[Stored data]
:::

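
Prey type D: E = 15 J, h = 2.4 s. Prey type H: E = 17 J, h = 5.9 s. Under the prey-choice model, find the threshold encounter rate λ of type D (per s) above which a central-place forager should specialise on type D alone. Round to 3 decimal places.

Drop type H once their profitability E₂/h₂ falls below the rate achievable on type D alone: E₂/h₂ = λE₁/(1 + λh₁).
Solve for λ: λE₁h₂ = E₂(1 + λh₁) → λ(E₁h₂ − E₂h₁) = E₂ → λ = E₂/(E₁h₂ − E₂h₁).
λ = 17/(15×5.9 − 17×2.4) = 17/47.7 = 0.3564 per s.

0.356 per s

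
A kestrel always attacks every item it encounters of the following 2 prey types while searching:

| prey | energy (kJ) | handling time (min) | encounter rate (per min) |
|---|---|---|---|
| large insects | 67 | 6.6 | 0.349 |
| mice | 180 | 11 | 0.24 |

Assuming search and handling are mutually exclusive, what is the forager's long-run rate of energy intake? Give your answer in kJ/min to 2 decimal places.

R = Σλ_iE_i / (1 + Σλ_ih_i)
Numerator: 0.349×67 + 0.24×180 = 66.58
Denominator: 1 + 0.349×6.6 + 0.24×11 = 5.943
R = 66.58/5.943 = 11.2 kJ/min

11.20 kJ/min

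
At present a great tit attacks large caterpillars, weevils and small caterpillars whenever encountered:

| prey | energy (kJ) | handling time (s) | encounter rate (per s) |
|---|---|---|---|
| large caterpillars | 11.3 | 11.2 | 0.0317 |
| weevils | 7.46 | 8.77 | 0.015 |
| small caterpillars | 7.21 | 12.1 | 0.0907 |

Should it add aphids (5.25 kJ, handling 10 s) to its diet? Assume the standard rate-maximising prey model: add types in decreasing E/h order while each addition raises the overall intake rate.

Yes

On large caterpillars, weevils and small caterpillars alone, R = ΣλE/(1+Σλh) = 1.124/2.584 = 0.435 kJ/s.
Profitability of aphids: 5.25/10 = 0.525 kJ/s.
0.525 > 0.435, so adding aphids raises the average — include it.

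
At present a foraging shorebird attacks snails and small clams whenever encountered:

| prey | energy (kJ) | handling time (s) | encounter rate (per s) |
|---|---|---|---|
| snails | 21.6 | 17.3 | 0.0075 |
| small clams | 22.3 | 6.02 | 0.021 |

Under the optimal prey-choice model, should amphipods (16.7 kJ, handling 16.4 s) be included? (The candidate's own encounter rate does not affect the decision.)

Yes

On snails and small clams alone, R = ΣλE/(1+Σλh) = 0.6303/1.256 = 0.5018 kJ/s.
amphipods: E/h = 16.7/16.4 = 1.018 kJ/s.
1.018 > 0.5018, so adding amphipods raises the average — include it.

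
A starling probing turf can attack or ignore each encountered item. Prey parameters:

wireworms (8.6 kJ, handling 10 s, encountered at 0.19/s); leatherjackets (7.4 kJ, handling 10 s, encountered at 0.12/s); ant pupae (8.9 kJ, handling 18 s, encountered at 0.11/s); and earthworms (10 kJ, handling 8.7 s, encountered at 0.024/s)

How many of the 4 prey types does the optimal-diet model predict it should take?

Profitabilities (E/h, kJ/s): earthworms 1.15, wireworms 0.86, leatherjackets 0.74, ant pupae 0.494. Add prey in this order while the next type's profitability exceeds the intake rate on those already taken.
Rate on top 1: 0.1985. wireworms: 0.86 > 0.1985 → include.
Rate on top 2: 0.6028. leatherjackets: 0.74 > 0.6028 → include.
Rate on top 3: 0.641. ant pupae: 0.494 < 0.641 → exclude; stop.
Optimal diet: earthworms, wireworms, leatherjackets — 3 of 4 types.

3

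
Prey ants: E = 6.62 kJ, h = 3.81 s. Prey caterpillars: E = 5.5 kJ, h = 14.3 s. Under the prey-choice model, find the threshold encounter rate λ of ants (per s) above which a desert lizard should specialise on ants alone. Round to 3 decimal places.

0.075 per s

Drop caterpillars once their profitability E₂/h₂ falls below the rate achievable on ants alone: E₂/h₂ = λE₁/(1 + λh₁).
Solve for λ: λE₁h₂ = E₂(1 + λh₁) → λ(E₁h₂ − E₂h₁) = E₂ → λ = E₂/(E₁h₂ − E₂h₁).
λ = 5.5/(6.62×14.3 − 5.5×3.81) = 5.5/73.71 = 0.07462 per s.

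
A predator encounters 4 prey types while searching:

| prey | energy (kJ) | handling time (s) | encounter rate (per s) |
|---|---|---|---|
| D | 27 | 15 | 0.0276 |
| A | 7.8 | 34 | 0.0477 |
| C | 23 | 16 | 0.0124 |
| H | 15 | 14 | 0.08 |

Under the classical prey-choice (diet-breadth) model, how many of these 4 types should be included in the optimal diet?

Profitabilities (E/h, kJ/s): D 1.8, C 1.44, H 1.07, A 0.229. Add prey in this order while the next type's profitability exceeds the intake rate on those already taken.
Rate on top 1: 0.527. C: 1.44 > 0.527 → include.
Rate on top 2: 0.639. H: 1.07 > 0.639 → include.
Rate on top 3: 0.8163. A: 0.229 < 0.8163 → exclude; stop.
Optimal diet: D, C, H — 3 of 4 types.

3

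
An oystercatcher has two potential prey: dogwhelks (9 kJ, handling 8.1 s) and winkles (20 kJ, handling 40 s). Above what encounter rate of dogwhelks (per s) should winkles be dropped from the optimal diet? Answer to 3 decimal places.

0.101 per s

At the threshold, the rate on dogwhelks alone equals the profitability of winkles: λ·9/(1 + λ·8.1) = 20/40 = 0.5.
Rearranging, λ(9 − 0.5×8.1) = 0.5, so λ = 0.5/4.95 = 0.101 per s.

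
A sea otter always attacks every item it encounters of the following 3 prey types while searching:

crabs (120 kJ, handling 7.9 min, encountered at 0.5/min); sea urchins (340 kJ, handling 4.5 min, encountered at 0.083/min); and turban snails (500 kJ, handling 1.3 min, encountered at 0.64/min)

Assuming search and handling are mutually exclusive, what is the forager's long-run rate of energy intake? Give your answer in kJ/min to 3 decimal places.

R = Σλ_iE_i / (1 + Σλ_ih_i)
Numerator: 0.5×120 + 0.083×340 + 0.64×500 = 408.2
Denominator: 1 + 0.5×7.9 + 0.083×4.5 + 0.64×1.3 = 6.155
R = 408.2/6.155 = 66.32 kJ/min

66.318 kJ/min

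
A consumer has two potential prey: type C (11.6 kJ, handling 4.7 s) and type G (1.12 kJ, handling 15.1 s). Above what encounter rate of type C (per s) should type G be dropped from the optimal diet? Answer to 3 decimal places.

0.007 per s

At the threshold, the rate on type C alone equals the profitability of type G: λ·11.6/(1 + λ·4.7) = 1.12/15.1 = 0.07417.
Rearranging, λ(11.6 − 0.07417×4.7) = 0.07417, so λ = 0.07417/11.25 = 0.006592 per s.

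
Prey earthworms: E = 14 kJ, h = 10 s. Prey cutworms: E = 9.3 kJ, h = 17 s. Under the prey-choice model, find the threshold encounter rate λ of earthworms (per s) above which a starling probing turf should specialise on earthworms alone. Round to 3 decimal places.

At the threshold, the rate on earthworms alone equals the profitability of cutworms: λ·14/(1 + λ·10) = 9.3/17 = 0.5471.
Rearranging, λ(14 − 0.5471×10) = 0.5471, so λ = 0.5471/8.529 = 0.06414 per s.

0.064 per s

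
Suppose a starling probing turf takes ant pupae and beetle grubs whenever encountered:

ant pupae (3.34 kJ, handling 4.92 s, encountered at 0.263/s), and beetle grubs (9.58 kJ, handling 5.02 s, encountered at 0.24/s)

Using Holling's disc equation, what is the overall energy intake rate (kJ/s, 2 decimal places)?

R = Σλ_iE_i / (1 + Σλ_ih_i)
Numerator: 0.263×3.34 + 0.24×9.58 = 3.178
Denominator: 1 + 0.263×4.92 + 0.24×5.02 = 3.499
R = 3.178/3.499 = 0.9082 kJ/s

0.91 kJ/s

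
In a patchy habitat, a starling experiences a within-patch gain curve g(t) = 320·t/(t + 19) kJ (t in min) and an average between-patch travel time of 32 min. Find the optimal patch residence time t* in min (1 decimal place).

24.7 min

By the marginal value theorem, leave when the instantaneous gain rate g'(t) equals the habitat-wide average g(t)/(T + t).
g'(t) = 320·19/(t + 19)². Setting 320·19/(t+19)² = 320t/[(t+19)(32+t)] gives 19(32+t) = t(t+19), so t² = 19×32 = 608.
t* = √608 = 24.66 min.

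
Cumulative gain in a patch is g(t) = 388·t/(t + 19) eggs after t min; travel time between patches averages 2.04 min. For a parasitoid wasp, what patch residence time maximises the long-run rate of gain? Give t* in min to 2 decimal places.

By the marginal value theorem, leave when the instantaneous gain rate g'(t) equals the habitat-wide average g(t)/(T + t).
g'(t) = 388·19/(t + 19)². Setting 388·19/(t+19)² = 388t/[(t+19)(2.04+t)] gives 19(2.04+t) = t(t+19), so t² = 19×2.04 = 38.76.
t* = √38.76 = 6.226 min.

6.23 min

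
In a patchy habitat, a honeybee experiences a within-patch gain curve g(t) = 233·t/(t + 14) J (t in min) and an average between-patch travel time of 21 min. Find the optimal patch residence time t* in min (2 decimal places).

17.15 min

Maximise g(t)/(T+t): set derivative to zero → g'(t)(T+t) = g(t).
g'(t) = 233·14/(t + 14)². Setting 233·14/(t+14)² = 233t/[(t+14)(21+t)] gives 14(21+t) = t(t+14), so t² = 14×21 = 294.
t* = √294 = 17.15 min.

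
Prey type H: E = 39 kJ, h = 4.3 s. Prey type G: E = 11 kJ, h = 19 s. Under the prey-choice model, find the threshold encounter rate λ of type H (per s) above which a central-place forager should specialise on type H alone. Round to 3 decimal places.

Drop type G once their profitability E₂/h₂ falls below the rate achievable on type H alone: E₂/h₂ = λE₁/(1 + λh₁).
Solve for λ: λE₁h₂ = E₂(1 + λh₁) → λ(E₁h₂ − E₂h₁) = E₂ → λ = E₂/(E₁h₂ − E₂h₁).
λ = 11/(39×19 − 11×4.3) = 11/693.7 = 0.01586 per s.

0.016 per s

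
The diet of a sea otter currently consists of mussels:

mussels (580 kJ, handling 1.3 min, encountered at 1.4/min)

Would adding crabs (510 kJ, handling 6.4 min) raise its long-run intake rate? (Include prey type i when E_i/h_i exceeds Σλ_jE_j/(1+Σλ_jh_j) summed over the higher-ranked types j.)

No

On mussels alone, R = ΣλE/(1+Σλh) = 812/2.82 = 287.9 kJ/min.
crabs: E/h = 510/6.4 = 79.69 kJ/min.
Since 79.69 < R, time spent handling crabs is better spent searching.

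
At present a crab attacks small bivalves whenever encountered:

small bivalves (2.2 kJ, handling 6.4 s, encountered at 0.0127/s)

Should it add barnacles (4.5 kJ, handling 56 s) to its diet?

Intake rate on the current diet: R = (0.0127×2.2) / (1 + 0.0127×6.4) = 0.02794/1.081 = 0.02584 kJ/s.
Profitability of barnacles: 4.5/56 = 0.08036 kJ/s.
Since 0.08036 > R, including barnacles increases the long-run rate.

Yes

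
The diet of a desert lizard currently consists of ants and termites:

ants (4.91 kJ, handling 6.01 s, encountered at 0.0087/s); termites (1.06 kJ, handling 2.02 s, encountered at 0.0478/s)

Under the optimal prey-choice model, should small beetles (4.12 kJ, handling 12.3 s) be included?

Yes

Current rate: (0.0087×4.91 + 0.0478×1.06)/(1 + 0.0087×6.01 + 0.0478×2.02) = 0.08129 kJ/s.
Profitability of small beetles: 4.12/12.3 = 0.335 kJ/s.
0.335 > 0.08129, so adding small beetles raises the average — include it.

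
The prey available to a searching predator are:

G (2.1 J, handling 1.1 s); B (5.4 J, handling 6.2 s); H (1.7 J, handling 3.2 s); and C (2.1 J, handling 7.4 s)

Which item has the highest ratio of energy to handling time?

G

In descending order of E/h:
G: 2.1/1.1 = 1.91 J/s
B: 5.4/6.2 = 0.871 J/s
H: 1.7/3.2 = 0.531 J/s
C: 2.1/7.4 = 0.284 J/s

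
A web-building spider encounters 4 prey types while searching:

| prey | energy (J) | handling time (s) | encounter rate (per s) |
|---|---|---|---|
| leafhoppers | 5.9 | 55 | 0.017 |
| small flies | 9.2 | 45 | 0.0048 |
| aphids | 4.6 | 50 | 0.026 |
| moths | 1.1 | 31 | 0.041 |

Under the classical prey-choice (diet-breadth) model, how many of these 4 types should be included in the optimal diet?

3

Rank by E/h (J/s): small flies 0.204, leafhoppers 0.107, aphids 0.092, moths 0.0355. Include each in turn until the next type's E/h falls below the running intake rate.
Rate on top 1: 0.03632. leafhoppers: 0.107 > 0.03632 → include.
Rate on top 2: 0.06716. aphids: 0.092 > 0.06716 → include.
Rate on top 3: 0.07652. moths: 0.0355 < 0.07652 → exclude; stop.
Optimal diet: small flies, leafhoppers, aphids — 3 of 4 types.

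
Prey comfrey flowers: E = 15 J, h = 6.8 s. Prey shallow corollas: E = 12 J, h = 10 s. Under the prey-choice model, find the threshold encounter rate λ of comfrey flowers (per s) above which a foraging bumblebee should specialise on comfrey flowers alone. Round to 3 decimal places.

0.175 per s

The zero-one rule: include shallow corollas iff E₂/h₂ > λE₁/(1+λh₁). Equality gives the switch point.
λE₁h₂ = E₂ + λE₂h₁ ⇒ λ = E₂/(E₁h₂ − E₂h₁) = 12/(150 − 81.6) = 0.1754 per s.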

:::

The answer should be nothing more than the lines from the one with "energy (J) |" through the end of the entries, restated word for word.

_Answer section:_
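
| prey | energy (J) | handling time (s) | encounter rate (per s) |
|---|---|---|---|
| leafhoppers | 5.9 | 55 | 0.017 |
| small flies | 9.2 | 45 | 0.0048 |
| aphids | 4.6 | 50 | 0.026 |
| moths | 1.1 | 31 | 0.041 |

Under the classical prey-choice (diet-breadth) model, how many of these 4 types should be included in the optimal diet?

3

Rank by E/h (J/s): small flies 0.204, leafhoppers 0.107, aphids 0.092, moths 0.0355. Include each in turn until the next type's E/h falls below the running intake rate.
Rate on top 1: 0.03632. leafhoppers: 0.107 > 0.03632 → include.
Rate on top 2: 0.06716. aphids: 0.092 > 0.06716 → include.
Rate on top 3: 0.07652. moths: 0.0355 < 0.07652 → exclude; stop.
Optimal diet: small flies, leafhoppers, aphids — 3 of 4 types.

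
Prey comfrey flowers: E = 15 J, h = 6.8 s. Prey shallow corollas: E = 12 J, h = 10 s. Under the prey-choice model, find the threshold encounter rate λ of comfrey flowers (per s) above which a foraging bumblebee should specialise on comfrey flowers alone. Round to 3 decimal places.

0.175 per s

The zero-one rule: include shallow corollas iff E₂/h₂ > λE₁/(1+λh₁). Equality gives the switch point.
λE₁h₂ = E₂ + λE₂h₁ ⇒ λ = E₂/(E₁h₂ − E₂h₁) = 12/(150 − 81.6) = 0.1754 per s.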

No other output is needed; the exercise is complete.